Dataset entries:

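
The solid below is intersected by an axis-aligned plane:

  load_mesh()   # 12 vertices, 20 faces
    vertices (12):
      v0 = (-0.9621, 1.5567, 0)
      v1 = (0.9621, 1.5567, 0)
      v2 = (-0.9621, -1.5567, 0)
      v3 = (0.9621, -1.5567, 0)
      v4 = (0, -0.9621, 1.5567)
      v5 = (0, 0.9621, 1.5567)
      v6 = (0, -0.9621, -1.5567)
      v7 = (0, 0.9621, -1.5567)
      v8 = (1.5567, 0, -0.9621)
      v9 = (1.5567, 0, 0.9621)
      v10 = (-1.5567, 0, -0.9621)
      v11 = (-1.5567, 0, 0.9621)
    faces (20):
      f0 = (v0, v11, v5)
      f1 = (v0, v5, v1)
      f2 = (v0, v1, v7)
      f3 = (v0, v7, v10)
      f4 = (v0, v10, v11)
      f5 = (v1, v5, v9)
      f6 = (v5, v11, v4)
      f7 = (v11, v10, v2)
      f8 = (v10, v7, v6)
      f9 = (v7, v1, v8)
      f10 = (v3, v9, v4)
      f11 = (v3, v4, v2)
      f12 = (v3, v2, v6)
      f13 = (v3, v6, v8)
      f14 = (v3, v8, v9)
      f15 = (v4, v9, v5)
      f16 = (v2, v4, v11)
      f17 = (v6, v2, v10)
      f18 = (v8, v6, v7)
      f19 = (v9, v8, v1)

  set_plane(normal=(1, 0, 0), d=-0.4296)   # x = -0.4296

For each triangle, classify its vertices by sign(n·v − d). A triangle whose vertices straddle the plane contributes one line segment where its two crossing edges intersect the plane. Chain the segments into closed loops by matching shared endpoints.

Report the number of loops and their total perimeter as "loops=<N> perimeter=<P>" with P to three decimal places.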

What is expected: In the data above, find each line that uses the string "faces". Copy it.

Reply to the exercise:
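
  load_mesh()   # 12 vertices, 20 faces
    faces (20):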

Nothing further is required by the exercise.